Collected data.

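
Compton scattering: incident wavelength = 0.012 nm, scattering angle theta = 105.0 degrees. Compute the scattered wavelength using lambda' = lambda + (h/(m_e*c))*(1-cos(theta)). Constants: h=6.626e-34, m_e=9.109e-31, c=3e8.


Compton wavelength: h/(m_e*c) = 2.4247e-12 m
d_lambda = 2.4247e-12 * (1 - cos(105.0 deg))
= 2.4247e-12 * 1.258819
= 3.0523e-12 m = 0.003052 nm
lambda' = 0.012 + 0.003052
= 0.015052 nm

0.015052


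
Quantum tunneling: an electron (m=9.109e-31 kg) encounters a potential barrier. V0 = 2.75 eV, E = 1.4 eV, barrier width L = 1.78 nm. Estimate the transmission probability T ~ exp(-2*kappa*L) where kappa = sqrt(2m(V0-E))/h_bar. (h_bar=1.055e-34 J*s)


V0 - E = 1.35 eV = 2.1627e-19 J
kappa = sqrt(2 * m * (V0-E)) / h_bar
= sqrt(2 * 9.109e-31 * 2.1627e-19) / 1.055e-34
= 5.9497e+09 /m
2*kappa*L = 2 * 5.9497e+09 * 1.78e-9
= 21.181
T = exp(-21.181) = 6.327290e-10

6.327290e-10


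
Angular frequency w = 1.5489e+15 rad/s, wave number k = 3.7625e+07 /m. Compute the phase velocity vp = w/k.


vp = w / k
= 1.5489e+15 / 3.7625e+07
= 4.1167e+07 m/s

4.1167e+07


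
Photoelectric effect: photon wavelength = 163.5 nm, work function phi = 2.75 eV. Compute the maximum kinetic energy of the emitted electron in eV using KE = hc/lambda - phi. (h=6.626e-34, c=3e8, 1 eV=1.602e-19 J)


E_photon = hc / lambda
= (6.626e-34)(3e8) / (163.5e-9)
= 1.2158e-18 J
= 7.5891 eV
KE = E_photon - phi
= 7.5891 - 2.75
= 4.8391 eV

4.8391


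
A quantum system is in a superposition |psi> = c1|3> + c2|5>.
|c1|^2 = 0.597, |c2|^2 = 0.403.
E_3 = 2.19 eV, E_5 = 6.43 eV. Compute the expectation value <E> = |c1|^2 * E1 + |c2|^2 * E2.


<E> = |c1|^2 * E1 + |c2|^2 * E2
= 0.597 * 2.19 + 0.403 * 6.43
= 1.3074 + 2.5913
= 3.8987 eV

3.8987


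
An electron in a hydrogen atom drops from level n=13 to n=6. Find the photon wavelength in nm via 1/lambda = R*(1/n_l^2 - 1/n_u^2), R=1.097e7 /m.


1/lambda = R * (1/n_l^2 - 1/n_u^2)
= 1.097e7 * (1/6^2 - 1/13^2)
= 1.097e7 * (0.027778 - 0.005917)
= 1.097e7 * 0.021861
= 2.3981e+05 /m
lambda = 1 / 2.3981e+05 = 4169.9509 nm

4169.9509


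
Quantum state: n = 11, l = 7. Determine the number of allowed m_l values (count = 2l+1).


m_l ranges from -l to +l in integer steps
So m_l goes from -7 to +7
Count = 2l + 1 = 2*7 + 1
= 15

15


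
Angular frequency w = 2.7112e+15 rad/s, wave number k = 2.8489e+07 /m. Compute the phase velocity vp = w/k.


vp = w / k
= 2.7112e+15 / 2.8489e+07
= 9.5167e+07 m/s

9.5167e+07


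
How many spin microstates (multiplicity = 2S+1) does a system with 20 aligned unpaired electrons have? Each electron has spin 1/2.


Total spin S = N * (1/2) = 20 * 0.5 = 10.0
Spin multiplicity = 2S + 1
= 2 * 10.0 + 1
= 21

21


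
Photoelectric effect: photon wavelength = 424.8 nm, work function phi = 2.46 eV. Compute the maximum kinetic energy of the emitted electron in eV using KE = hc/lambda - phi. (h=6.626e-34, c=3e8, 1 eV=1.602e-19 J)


E_photon = hc / lambda
= (6.626e-34)(3e8) / (424.8e-9)
= 4.6794e-19 J
= 2.921 eV
KE = E_photon - phi
= 2.921 - 2.46
= 0.461 eV

0.461


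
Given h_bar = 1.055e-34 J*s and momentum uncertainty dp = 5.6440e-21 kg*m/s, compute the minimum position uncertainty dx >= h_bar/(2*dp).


dx = h_bar / (2 * dp)
= 1.055e-34 / (2 * 5.6440e-21)
= 1.055e-34 / 1.1288e-20
= 9.3462e-15 m

9.3462e-15


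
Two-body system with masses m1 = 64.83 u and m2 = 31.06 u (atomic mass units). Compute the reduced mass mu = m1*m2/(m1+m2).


mu = m1 * m2 / (m1 + m2)
= 64.83 * 31.06 / (64.83 + 31.06)
= 2013.6198 / 95.89
= 20.9993 u

20.9993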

DIRECTIONS FOR THIS TASK.
Provide an exact transcription of every entry above.

SOLUTION TO THE PROBLEM.
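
Compton scattering: incident wavelength = 0.012 nm, scattering angle theta = 105.0 degrees. Compute the scattered wavelength using lambda' = lambda + (h/(m_e*c))*(1-cos(theta)). Constants: h=6.626e-34, m_e=9.109e-31, c=3e8.


Compton wavelength: h/(m_e*c) = 2.4247e-12 m
d_lambda = 2.4247e-12 * (1 - cos(105.0 deg))
= 2.4247e-12 * 1.258819
= 3.0523e-12 m = 0.003052 nm
lambda' = 0.012 + 0.003052
= 0.015052 nm

0.015052


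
Quantum tunneling: an electron (m=9.109e-31 kg) encounters a potential barrier. V0 = 2.75 eV, E = 1.4 eV, barrier width L = 1.78 nm. Estimate the transmission probability T ~ exp(-2*kappa*L) where kappa = sqrt(2m(V0-E))/h_bar. (h_bar=1.055e-34 J*s)


V0 - E = 1.35 eV = 2.1627e-19 J
kappa = sqrt(2 * m * (V0-E)) / h_bar
= sqrt(2 * 9.109e-31 * 2.1627e-19) / 1.055e-34
= 5.9497e+09 /m
2*kappa*L = 2 * 5.9497e+09 * 1.78e-9
= 21.181
T = exp(-21.181) = 6.327290e-10

6.327290e-10


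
Angular frequency w = 1.5489e+15 rad/s, wave number k = 3.7625e+07 /m. Compute the phase velocity vp = w/k.


vp = w / k
= 1.5489e+15 / 3.7625e+07
= 4.1167e+07 m/s

4.1167e+07


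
Photoelectric effect: photon wavelength = 163.5 nm, work function phi = 2.75 eV. Compute the maximum kinetic energy of the emitted electron in eV using KE = hc/lambda - phi. (h=6.626e-34, c=3e8, 1 eV=1.602e-19 J)


E_photon = hc / lambda
= (6.626e-34)(3e8) / (163.5e-9)
= 1.2158e-18 J
= 7.5891 eV
KE = E_photon - phi
= 7.5891 - 2.75
= 4.8391 eV

4.8391


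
A quantum system is in a superposition |psi> = c1|3> + c2|5>.
|c1|^2 = 0.597, |c2|^2 = 0.403.
E_3 = 2.19 eV, E_5 = 6.43 eV. Compute the expectation value <E> = |c1|^2 * E1 + |c2|^2 * E2.


<E> = |c1|^2 * E1 + |c2|^2 * E2
= 0.597 * 2.19 + 0.403 * 6.43
= 1.3074 + 2.5913
= 3.8987 eV

3.8987


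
An electron in a hydrogen atom drops from level n=13 to n=6. Find the photon wavelength in nm via 1/lambda = R*(1/n_l^2 - 1/n_u^2), R=1.097e7 /m.


1/lambda = R * (1/n_l^2 - 1/n_u^2)
= 1.097e7 * (1/6^2 - 1/13^2)
= 1.097e7 * (0.027778 - 0.005917)
= 1.097e7 * 0.021861
= 2.3981e+05 /m
lambda = 1 / 2.3981e+05 = 4169.9509 nm

4169.9509


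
Quantum state: n = 11, l = 7. Determine the number of allowed m_l values (count = 2l+1).


m_l ranges from -l to +l in integer steps
So m_l goes from -7 to +7
Count = 2l + 1 = 2*7 + 1
= 15

15


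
Angular frequency w = 2.7112e+15 rad/s, wave number k = 2.8489e+07 /m. Compute the phase velocity vp = w/k.


vp = w / k
= 2.7112e+15 / 2.8489e+07
= 9.5167e+07 m/s

9.5167e+07


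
How many spin microstates (multiplicity = 2S+1) does a system with 20 aligned unpaired electrons have? Each electron has spin 1/2.


Total spin S = N * (1/2) = 20 * 0.5 = 10.0
Spin multiplicity = 2S + 1
= 2 * 10.0 + 1
= 21

21


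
Photoelectric effect: photon wavelength = 424.8 nm, work function phi = 2.46 eV. Compute the maximum kinetic energy of the emitted electron in eV using KE = hc/lambda - phi. (h=6.626e-34, c=3e8, 1 eV=1.602e-19 J)


E_photon = hc / lambda
= (6.626e-34)(3e8) / (424.8e-9)
= 4.6794e-19 J
= 2.921 eV
KE = E_photon - phi
= 2.921 - 2.46
= 0.461 eV

0.461


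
Given h_bar = 1.055e-34 J*s and momentum uncertainty dp = 5.6440e-21 kg*m/s, compute the minimum position uncertainty dx >= h_bar/(2*dp).


dx = h_bar / (2 * dp)
= 1.055e-34 / (2 * 5.6440e-21)
= 1.055e-34 / 1.1288e-20
= 9.3462e-15 m

9.3462e-15


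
Two-body system with masses m1 = 64.83 u and m2 = 31.06 u (atomic mass units). Compute the reduced mass mu = m1*m2/(m1+m2).


mu = m1 * m2 / (m1 + m2)
= 64.83 * 31.06 / (64.83 + 31.06)
= 2013.6198 / 95.89
= 20.9993 u

20.9993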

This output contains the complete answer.